──────── Source material

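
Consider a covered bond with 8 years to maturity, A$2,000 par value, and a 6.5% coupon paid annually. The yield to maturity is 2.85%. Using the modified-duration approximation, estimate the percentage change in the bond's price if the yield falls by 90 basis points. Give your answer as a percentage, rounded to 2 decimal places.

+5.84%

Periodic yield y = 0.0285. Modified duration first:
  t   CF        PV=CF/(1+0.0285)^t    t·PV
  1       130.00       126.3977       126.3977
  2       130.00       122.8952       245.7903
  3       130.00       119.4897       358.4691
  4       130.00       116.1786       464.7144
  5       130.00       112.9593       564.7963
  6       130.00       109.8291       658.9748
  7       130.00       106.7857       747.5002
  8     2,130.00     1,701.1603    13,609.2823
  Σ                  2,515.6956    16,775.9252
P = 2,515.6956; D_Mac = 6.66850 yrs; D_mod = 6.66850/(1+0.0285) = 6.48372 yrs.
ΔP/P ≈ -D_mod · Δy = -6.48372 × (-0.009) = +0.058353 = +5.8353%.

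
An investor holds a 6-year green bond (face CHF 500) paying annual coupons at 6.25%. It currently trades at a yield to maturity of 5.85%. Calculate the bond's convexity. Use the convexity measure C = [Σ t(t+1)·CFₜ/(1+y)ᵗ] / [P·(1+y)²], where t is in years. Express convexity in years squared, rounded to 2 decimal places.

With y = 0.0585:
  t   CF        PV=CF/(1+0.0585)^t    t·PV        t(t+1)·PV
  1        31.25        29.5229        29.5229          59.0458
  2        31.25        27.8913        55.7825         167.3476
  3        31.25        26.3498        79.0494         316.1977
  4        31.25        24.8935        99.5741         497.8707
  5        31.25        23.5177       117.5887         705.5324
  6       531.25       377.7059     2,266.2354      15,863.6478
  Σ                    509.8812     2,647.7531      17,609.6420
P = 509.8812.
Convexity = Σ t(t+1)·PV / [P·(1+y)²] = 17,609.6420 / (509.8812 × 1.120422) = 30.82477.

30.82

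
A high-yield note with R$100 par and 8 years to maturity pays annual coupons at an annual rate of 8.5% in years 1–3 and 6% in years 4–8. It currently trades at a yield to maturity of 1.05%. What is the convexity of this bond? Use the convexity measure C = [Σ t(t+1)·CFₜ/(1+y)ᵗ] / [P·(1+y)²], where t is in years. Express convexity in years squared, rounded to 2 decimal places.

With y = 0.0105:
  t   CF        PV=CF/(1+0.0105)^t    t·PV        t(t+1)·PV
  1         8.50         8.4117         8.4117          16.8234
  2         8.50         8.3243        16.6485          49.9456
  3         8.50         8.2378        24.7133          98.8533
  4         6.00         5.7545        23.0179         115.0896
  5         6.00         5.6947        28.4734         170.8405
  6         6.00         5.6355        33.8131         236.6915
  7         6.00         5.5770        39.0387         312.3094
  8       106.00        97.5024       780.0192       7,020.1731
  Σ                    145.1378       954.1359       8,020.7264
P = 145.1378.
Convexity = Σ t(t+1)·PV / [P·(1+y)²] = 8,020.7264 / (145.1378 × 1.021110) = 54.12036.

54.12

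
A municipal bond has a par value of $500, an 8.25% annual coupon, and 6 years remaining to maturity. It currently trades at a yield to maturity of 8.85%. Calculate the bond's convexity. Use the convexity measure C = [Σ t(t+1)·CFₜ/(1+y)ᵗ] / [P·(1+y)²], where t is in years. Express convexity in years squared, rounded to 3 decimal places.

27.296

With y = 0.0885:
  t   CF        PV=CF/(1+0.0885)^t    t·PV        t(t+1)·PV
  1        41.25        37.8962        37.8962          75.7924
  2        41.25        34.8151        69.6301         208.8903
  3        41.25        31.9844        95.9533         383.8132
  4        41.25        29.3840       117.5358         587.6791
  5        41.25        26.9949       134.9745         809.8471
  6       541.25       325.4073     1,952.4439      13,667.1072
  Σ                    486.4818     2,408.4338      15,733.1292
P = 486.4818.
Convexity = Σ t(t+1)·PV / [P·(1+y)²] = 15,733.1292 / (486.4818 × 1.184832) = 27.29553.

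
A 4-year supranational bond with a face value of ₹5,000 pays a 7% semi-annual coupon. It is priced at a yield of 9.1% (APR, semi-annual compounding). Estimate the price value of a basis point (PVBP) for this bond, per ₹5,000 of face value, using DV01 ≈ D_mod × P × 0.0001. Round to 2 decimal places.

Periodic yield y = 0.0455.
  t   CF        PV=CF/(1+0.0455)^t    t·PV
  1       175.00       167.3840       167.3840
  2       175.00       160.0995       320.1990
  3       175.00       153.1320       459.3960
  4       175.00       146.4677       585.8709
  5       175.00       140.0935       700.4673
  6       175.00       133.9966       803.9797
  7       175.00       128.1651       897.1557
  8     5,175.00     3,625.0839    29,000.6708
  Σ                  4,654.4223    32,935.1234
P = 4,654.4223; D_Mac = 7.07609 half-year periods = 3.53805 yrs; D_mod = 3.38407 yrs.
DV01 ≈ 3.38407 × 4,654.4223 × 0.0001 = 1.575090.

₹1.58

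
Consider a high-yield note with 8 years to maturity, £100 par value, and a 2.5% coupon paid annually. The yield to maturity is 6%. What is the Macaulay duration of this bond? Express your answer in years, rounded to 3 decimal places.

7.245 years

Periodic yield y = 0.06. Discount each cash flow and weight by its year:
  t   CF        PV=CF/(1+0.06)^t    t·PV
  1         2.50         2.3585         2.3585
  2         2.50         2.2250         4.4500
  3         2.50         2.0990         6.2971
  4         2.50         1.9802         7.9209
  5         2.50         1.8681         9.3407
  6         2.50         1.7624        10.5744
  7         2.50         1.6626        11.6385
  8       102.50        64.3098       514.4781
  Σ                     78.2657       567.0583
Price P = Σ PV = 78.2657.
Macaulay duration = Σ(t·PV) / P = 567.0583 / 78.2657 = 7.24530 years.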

────────────────

What you are asked to do
Print the records once more, exactly as they were given.

Solution to this exercise
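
Consider a covered bond with 8 years to maturity, A$2,000 par value, and a 6.5% coupon paid annually. The yield to maturity is 2.85%. Using the modified-duration approximation, estimate the percentage change in the bond's price if the yield falls by 90 basis points. Give your answer as a percentage, rounded to 2 decimal places.

+5.84%

Periodic yield y = 0.0285. Modified duration first:
  t   CF        PV=CF/(1+0.0285)^t    t·PV
  1       130.00       126.3977       126.3977
  2       130.00       122.8952       245.7903
  3       130.00       119.4897       358.4691
  4       130.00       116.1786       464.7144
  5       130.00       112.9593       564.7963
  6       130.00       109.8291       658.9748
  7       130.00       106.7857       747.5002
  8     2,130.00     1,701.1603    13,609.2823
  Σ                  2,515.6956    16,775.9252
P = 2,515.6956; D_Mac = 6.66850 yrs; D_mod = 6.66850/(1+0.0285) = 6.48372 yrs.
ΔP/P ≈ -D_mod · Δy = -6.48372 × (-0.009) = +0.058353 = +5.8353%.

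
An investor holds a 6-year green bond (face CHF 500) paying annual coupons at 6.25%. It currently trades at a yield to maturity of 5.85%. Calculate the bond's convexity. Use the convexity measure C = [Σ t(t+1)·CFₜ/(1+y)ᵗ] / [P·(1+y)²], where t is in years. Express convexity in years squared, rounded to 2 decimal places.

With y = 0.0585:
  t   CF        PV=CF/(1+0.0585)^t    t·PV        t(t+1)·PV
  1        31.25        29.5229        29.5229          59.0458
  2        31.25        27.8913        55.7825         167.3476
  3        31.25        26.3498        79.0494         316.1977
  4        31.25        24.8935        99.5741         497.8707
  5        31.25        23.5177       117.5887         705.5324
  6       531.25       377.7059     2,266.2354      15,863.6478
  Σ                    509.8812     2,647.7531      17,609.6420
P = 509.8812.
Convexity = Σ t(t+1)·PV / [P·(1+y)²] = 17,609.6420 / (509.8812 × 1.120422) = 30.82477.

30.82

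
A high-yield note with R$100 par and 8 years to maturity pays annual coupons at an annual rate of 8.5% in years 1–3 and 6% in years 4–8. It currently trades at a yield to maturity of 1.05%. What is the convexity of this bond? Use the convexity measure C = [Σ t(t+1)·CFₜ/(1+y)ᵗ] / [P·(1+y)²], where t is in years. Express convexity in years squared, rounded to 2 decimal places.

With y = 0.0105:
  t   CF        PV=CF/(1+0.0105)^t    t·PV        t(t+1)·PV
  1         8.50         8.4117         8.4117          16.8234
  2         8.50         8.3243        16.6485          49.9456
  3         8.50         8.2378        24.7133          98.8533
  4         6.00         5.7545        23.0179         115.0896
  5         6.00         5.6947        28.4734         170.8405
  6         6.00         5.6355        33.8131         236.6915
  7         6.00         5.5770        39.0387         312.3094
  8       106.00        97.5024       780.0192       7,020.1731
  Σ                    145.1378       954.1359       8,020.7264
P = 145.1378.
Convexity = Σ t(t+1)·PV / [P·(1+y)²] = 8,020.7264 / (145.1378 × 1.021110) = 54.12036.

54.12

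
A municipal bond has a par value of $500, an 8.25% annual coupon, and 6 years remaining to maturity. It currently trades at a yield to maturity of 8.85%. Calculate the bond's convexity. Use the convexity measure C = [Σ t(t+1)·CFₜ/(1+y)ᵗ] / [P·(1+y)²], where t is in years. Express convexity in years squared, rounded to 3 decimal places.

27.296

With y = 0.0885:
  t   CF        PV=CF/(1+0.0885)^t    t·PV        t(t+1)·PV
  1        41.25        37.8962        37.8962          75.7924
  2        41.25        34.8151        69.6301         208.8903
  3        41.25        31.9844        95.9533         383.8132
  4        41.25        29.3840       117.5358         587.6791
  5        41.25        26.9949       134.9745         809.8471
  6       541.25       325.4073     1,952.4439      13,667.1072
  Σ                    486.4818     2,408.4338      15,733.1292
P = 486.4818.
Convexity = Σ t(t+1)·PV / [P·(1+y)²] = 15,733.1292 / (486.4818 × 1.184832) = 27.29553.

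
A 4-year supranational bond with a face value of ₹5,000 pays a 7% semi-annual coupon. It is priced at a yield of 9.1% (APR, semi-annual compounding). Estimate the price value of a basis point (PVBP) for this bond, per ₹5,000 of face value, using DV01 ≈ D_mod × P × 0.0001. Round to 2 decimal places.

Periodic yield y = 0.0455.
  t   CF        PV=CF/(1+0.0455)^t    t·PV
  1       175.00       167.3840       167.3840
  2       175.00       160.0995       320.1990
  3       175.00       153.1320       459.3960
  4       175.00       146.4677       585.8709
  5       175.00       140.0935       700.4673
  6       175.00       133.9966       803.9797
  7       175.00       128.1651       897.1557
  8     5,175.00     3,625.0839    29,000.6708
  Σ                  4,654.4223    32,935.1234
P = 4,654.4223; D_Mac = 7.07609 half-year periods = 3.53805 yrs; D_mod = 3.38407 yrs.
DV01 ≈ 3.38407 × 4,654.4223 × 0.0001 = 1.575090.

₹1.58

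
Consider a high-yield note with 8 years to maturity, £100 par value, and a 2.5% coupon paid annually. The yield to maturity is 6%. What is the Macaulay duration of this bond? Express your answer in years, rounded to 3 decimal places.

7.245 years

Periodic yield y = 0.06. Discount each cash flow and weight by its year:
  t   CF        PV=CF/(1+0.06)^t    t·PV
  1         2.50         2.3585         2.3585
  2         2.50         2.2250         4.4500
  3         2.50         2.0990         6.2971
  4         2.50         1.9802         7.9209
  5         2.50         1.8681         9.3407
  6         2.50         1.7624        10.5744
  7         2.50         1.6626        11.6385
  8       102.50        64.3098       514.4781
  Σ                     78.2657       567.0583
Price P = Σ PV = 78.2657.
Macaulay duration = Σ(t·PV) / P = 567.0583 / 78.2657 = 7.24530 years.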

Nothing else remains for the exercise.